Records provided section start
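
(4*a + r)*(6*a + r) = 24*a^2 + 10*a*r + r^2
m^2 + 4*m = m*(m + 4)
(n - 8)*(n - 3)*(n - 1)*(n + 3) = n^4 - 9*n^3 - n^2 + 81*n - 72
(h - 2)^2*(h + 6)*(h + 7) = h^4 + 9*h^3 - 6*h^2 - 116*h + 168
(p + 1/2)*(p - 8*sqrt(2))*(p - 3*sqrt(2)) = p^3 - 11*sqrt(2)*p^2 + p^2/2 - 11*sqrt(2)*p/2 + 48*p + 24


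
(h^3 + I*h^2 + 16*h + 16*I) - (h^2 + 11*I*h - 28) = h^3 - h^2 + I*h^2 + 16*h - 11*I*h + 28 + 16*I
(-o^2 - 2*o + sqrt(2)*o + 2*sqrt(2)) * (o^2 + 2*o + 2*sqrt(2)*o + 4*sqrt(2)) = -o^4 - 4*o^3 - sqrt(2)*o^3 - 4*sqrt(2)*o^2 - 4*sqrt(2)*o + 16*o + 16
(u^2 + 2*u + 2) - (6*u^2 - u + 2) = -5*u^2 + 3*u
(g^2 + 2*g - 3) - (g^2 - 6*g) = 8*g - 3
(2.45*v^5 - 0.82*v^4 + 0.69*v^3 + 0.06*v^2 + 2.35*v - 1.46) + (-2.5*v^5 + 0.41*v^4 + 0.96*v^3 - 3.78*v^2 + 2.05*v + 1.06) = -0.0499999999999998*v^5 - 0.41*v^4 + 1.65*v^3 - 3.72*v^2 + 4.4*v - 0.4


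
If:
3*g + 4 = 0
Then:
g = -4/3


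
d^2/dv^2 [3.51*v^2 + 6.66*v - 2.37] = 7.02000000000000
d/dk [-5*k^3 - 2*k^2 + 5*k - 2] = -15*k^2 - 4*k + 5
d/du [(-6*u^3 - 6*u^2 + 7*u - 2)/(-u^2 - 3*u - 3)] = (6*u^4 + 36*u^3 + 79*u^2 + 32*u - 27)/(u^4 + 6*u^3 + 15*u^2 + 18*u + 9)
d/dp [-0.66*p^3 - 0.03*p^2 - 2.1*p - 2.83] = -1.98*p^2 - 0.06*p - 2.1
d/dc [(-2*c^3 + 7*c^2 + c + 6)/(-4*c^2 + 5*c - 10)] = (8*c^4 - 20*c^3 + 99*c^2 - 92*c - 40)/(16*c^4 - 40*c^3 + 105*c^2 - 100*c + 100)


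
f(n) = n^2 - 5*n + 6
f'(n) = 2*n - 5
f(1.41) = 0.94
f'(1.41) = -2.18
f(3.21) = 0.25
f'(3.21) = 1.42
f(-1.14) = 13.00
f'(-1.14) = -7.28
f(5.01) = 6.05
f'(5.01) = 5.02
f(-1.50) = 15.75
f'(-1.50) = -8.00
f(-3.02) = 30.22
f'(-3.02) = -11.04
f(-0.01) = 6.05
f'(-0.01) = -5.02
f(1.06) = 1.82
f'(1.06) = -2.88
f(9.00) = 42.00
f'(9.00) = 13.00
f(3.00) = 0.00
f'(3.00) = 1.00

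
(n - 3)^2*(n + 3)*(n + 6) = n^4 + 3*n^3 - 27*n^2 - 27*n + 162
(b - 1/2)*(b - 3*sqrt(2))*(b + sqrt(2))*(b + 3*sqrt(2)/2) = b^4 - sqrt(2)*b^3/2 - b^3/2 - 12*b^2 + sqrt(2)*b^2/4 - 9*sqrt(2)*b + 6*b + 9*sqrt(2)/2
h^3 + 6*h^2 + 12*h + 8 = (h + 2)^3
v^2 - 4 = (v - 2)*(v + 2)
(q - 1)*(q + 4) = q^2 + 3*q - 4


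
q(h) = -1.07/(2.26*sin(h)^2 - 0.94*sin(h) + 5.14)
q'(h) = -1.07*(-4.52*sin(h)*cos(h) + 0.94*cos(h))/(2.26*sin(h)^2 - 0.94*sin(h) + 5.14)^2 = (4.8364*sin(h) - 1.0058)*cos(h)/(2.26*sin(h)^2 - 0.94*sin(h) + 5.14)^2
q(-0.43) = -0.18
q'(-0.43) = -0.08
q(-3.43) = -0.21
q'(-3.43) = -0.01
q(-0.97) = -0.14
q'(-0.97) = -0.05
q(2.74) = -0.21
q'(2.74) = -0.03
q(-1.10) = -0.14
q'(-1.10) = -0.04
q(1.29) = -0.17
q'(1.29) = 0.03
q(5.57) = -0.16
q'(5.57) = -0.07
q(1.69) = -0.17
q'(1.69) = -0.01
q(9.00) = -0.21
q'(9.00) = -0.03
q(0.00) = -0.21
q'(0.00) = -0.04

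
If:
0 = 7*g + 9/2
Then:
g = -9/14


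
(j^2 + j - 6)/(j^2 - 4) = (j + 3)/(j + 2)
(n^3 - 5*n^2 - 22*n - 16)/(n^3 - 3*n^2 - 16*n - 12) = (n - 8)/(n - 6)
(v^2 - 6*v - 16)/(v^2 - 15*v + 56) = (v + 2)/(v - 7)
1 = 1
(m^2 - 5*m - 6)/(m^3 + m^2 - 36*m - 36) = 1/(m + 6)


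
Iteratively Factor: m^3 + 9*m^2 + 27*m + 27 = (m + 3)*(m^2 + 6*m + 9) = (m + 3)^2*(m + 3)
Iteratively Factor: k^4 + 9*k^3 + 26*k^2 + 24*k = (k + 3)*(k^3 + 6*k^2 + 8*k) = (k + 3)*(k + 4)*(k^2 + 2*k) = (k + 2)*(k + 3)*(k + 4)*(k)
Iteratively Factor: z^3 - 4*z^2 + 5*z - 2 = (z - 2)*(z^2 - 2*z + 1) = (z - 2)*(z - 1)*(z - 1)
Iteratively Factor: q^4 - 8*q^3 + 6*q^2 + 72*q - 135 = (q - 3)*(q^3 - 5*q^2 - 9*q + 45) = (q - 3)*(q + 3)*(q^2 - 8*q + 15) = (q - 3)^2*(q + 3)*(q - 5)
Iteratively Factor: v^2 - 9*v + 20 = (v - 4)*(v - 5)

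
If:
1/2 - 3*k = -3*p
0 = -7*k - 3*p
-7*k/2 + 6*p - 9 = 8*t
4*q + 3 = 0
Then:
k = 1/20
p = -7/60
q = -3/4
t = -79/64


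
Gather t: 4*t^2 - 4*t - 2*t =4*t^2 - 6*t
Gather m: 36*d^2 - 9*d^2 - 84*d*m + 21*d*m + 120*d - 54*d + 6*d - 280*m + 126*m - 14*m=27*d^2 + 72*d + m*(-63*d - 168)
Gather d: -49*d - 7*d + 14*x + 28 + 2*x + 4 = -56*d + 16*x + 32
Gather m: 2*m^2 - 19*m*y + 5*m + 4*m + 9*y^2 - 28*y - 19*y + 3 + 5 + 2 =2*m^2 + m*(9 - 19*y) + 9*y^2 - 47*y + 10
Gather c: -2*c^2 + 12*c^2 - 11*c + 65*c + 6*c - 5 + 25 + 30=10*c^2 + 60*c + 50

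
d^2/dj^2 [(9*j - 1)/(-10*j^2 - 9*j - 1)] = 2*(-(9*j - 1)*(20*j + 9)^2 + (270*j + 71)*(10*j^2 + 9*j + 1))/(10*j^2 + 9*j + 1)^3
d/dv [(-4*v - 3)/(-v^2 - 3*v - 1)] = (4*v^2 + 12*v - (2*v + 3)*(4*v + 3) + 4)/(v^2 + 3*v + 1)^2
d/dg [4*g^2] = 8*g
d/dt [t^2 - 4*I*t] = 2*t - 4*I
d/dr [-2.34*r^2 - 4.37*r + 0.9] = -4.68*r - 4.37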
Records provided section end
### What is expected
Could you copy every record above exactly as written?

### Exercise output
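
(4*a + r)*(6*a + r) = 24*a^2 + 10*a*r + r^2
m^2 + 4*m = m*(m + 4)
(n - 8)*(n - 3)*(n - 1)*(n + 3) = n^4 - 9*n^3 - n^2 + 81*n - 72
(h - 2)^2*(h + 6)*(h + 7) = h^4 + 9*h^3 - 6*h^2 - 116*h + 168
(p + 1/2)*(p - 8*sqrt(2))*(p - 3*sqrt(2)) = p^3 - 11*sqrt(2)*p^2 + p^2/2 - 11*sqrt(2)*p/2 + 48*p + 24


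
(h^3 + I*h^2 + 16*h + 16*I) - (h^2 + 11*I*h - 28) = h^3 - h^2 + I*h^2 + 16*h - 11*I*h + 28 + 16*I
(-o^2 - 2*o + sqrt(2)*o + 2*sqrt(2)) * (o^2 + 2*o + 2*sqrt(2)*o + 4*sqrt(2)) = -o^4 - 4*o^3 - sqrt(2)*o^3 - 4*sqrt(2)*o^2 - 4*sqrt(2)*o + 16*o + 16
(u^2 + 2*u + 2) - (6*u^2 - u + 2) = -5*u^2 + 3*u
(g^2 + 2*g - 3) - (g^2 - 6*g) = 8*g - 3
(2.45*v^5 - 0.82*v^4 + 0.69*v^3 + 0.06*v^2 + 2.35*v - 1.46) + (-2.5*v^5 + 0.41*v^4 + 0.96*v^3 - 3.78*v^2 + 2.05*v + 1.06) = -0.0499999999999998*v^5 - 0.41*v^4 + 1.65*v^3 - 3.72*v^2 + 4.4*v - 0.4


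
If:
3*g + 4 = 0
Then:
g = -4/3


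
d^2/dv^2 [3.51*v^2 + 6.66*v - 2.37] = 7.02000000000000
d/dk [-5*k^3 - 2*k^2 + 5*k - 2] = -15*k^2 - 4*k + 5
d/du [(-6*u^3 - 6*u^2 + 7*u - 2)/(-u^2 - 3*u - 3)] = (6*u^4 + 36*u^3 + 79*u^2 + 32*u - 27)/(u^4 + 6*u^3 + 15*u^2 + 18*u + 9)
d/dp [-0.66*p^3 - 0.03*p^2 - 2.1*p - 2.83] = -1.98*p^2 - 0.06*p - 2.1
d/dc [(-2*c^3 + 7*c^2 + c + 6)/(-4*c^2 + 5*c - 10)] = (8*c^4 - 20*c^3 + 99*c^2 - 92*c - 40)/(16*c^4 - 40*c^3 + 105*c^2 - 100*c + 100)


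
f(n) = n^2 - 5*n + 6
f'(n) = 2*n - 5
f(1.41) = 0.94
f'(1.41) = -2.18
f(3.21) = 0.25
f'(3.21) = 1.42
f(-1.14) = 13.00
f'(-1.14) = -7.28
f(5.01) = 6.05
f'(5.01) = 5.02
f(-1.50) = 15.75
f'(-1.50) = -8.00
f(-3.02) = 30.22
f'(-3.02) = -11.04
f(-0.01) = 6.05
f'(-0.01) = -5.02
f(1.06) = 1.82
f'(1.06) = -2.88
f(9.00) = 42.00
f'(9.00) = 13.00
f(3.00) = 0.00
f'(3.00) = 1.00

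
(n - 3)^2*(n + 3)*(n + 6) = n^4 + 3*n^3 - 27*n^2 - 27*n + 162
(b - 1/2)*(b - 3*sqrt(2))*(b + sqrt(2))*(b + 3*sqrt(2)/2) = b^4 - sqrt(2)*b^3/2 - b^3/2 - 12*b^2 + sqrt(2)*b^2/4 - 9*sqrt(2)*b + 6*b + 9*sqrt(2)/2
h^3 + 6*h^2 + 12*h + 8 = (h + 2)^3
v^2 - 4 = (v - 2)*(v + 2)
(q - 1)*(q + 4) = q^2 + 3*q - 4


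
q(h) = -1.07/(2.26*sin(h)^2 - 0.94*sin(h) + 5.14)
q'(h) = -1.07*(-4.52*sin(h)*cos(h) + 0.94*cos(h))/(2.26*sin(h)^2 - 0.94*sin(h) + 5.14)^2 = (4.8364*sin(h) - 1.0058)*cos(h)/(2.26*sin(h)^2 - 0.94*sin(h) + 5.14)^2
q(-0.43) = -0.18
q'(-0.43) = -0.08
q(-3.43) = -0.21
q'(-3.43) = -0.01
q(-0.97) = -0.14
q'(-0.97) = -0.05
q(2.74) = -0.21
q'(2.74) = -0.03
q(-1.10) = -0.14
q'(-1.10) = -0.04
q(1.29) = -0.17
q'(1.29) = 0.03
q(5.57) = -0.16
q'(5.57) = -0.07
q(1.69) = -0.17
q'(1.69) = -0.01
q(9.00) = -0.21
q'(9.00) = -0.03
q(0.00) = -0.21
q'(0.00) = -0.04

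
If:
0 = 7*g + 9/2
Then:
g = -9/14


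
(j^2 + j - 6)/(j^2 - 4) = (j + 3)/(j + 2)
(n^3 - 5*n^2 - 22*n - 16)/(n^3 - 3*n^2 - 16*n - 12) = (n - 8)/(n - 6)
(v^2 - 6*v - 16)/(v^2 - 15*v + 56) = (v + 2)/(v - 7)
1 = 1
(m^2 - 5*m - 6)/(m^3 + m^2 - 36*m - 36) = 1/(m + 6)


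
Iteratively Factor: m^3 + 9*m^2 + 27*m + 27 = (m + 3)*(m^2 + 6*m + 9) = (m + 3)^2*(m + 3)
Iteratively Factor: k^4 + 9*k^3 + 26*k^2 + 24*k = (k + 3)*(k^3 + 6*k^2 + 8*k) = (k + 3)*(k + 4)*(k^2 + 2*k) = (k + 2)*(k + 3)*(k + 4)*(k)
Iteratively Factor: z^3 - 4*z^2 + 5*z - 2 = (z - 2)*(z^2 - 2*z + 1) = (z - 2)*(z - 1)*(z - 1)
Iteratively Factor: q^4 - 8*q^3 + 6*q^2 + 72*q - 135 = (q - 3)*(q^3 - 5*q^2 - 9*q + 45) = (q - 3)*(q + 3)*(q^2 - 8*q + 15) = (q - 3)^2*(q + 3)*(q - 5)
Iteratively Factor: v^2 - 9*v + 20 = (v - 4)*(v - 5)

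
If:
1/2 - 3*k = -3*p
0 = -7*k - 3*p
-7*k/2 + 6*p - 9 = 8*t
4*q + 3 = 0
Then:
k = 1/20
p = -7/60
q = -3/4
t = -79/64


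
Gather t: 4*t^2 - 4*t - 2*t =4*t^2 - 6*t
Gather m: 36*d^2 - 9*d^2 - 84*d*m + 21*d*m + 120*d - 54*d + 6*d - 280*m + 126*m - 14*m=27*d^2 + 72*d + m*(-63*d - 168)
Gather d: -49*d - 7*d + 14*x + 28 + 2*x + 4 = -56*d + 16*x + 32
Gather m: 2*m^2 - 19*m*y + 5*m + 4*m + 9*y^2 - 28*y - 19*y + 3 + 5 + 2 =2*m^2 + m*(9 - 19*y) + 9*y^2 - 47*y + 10
Gather c: -2*c^2 + 12*c^2 - 11*c + 65*c + 6*c - 5 + 25 + 30=10*c^2 + 60*c + 50

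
d^2/dj^2 [(9*j - 1)/(-10*j^2 - 9*j - 1)] = 2*(-(9*j - 1)*(20*j + 9)^2 + (270*j + 71)*(10*j^2 + 9*j + 1))/(10*j^2 + 9*j + 1)^3
d/dv [(-4*v - 3)/(-v^2 - 3*v - 1)] = (4*v^2 + 12*v - (2*v + 3)*(4*v + 3) + 4)/(v^2 + 3*v + 1)^2
d/dg [4*g^2] = 8*g
d/dt [t^2 - 4*I*t] = 2*t - 4*I
d/dr [-2.34*r^2 - 4.37*r + 0.9] = -4.68*r - 4.37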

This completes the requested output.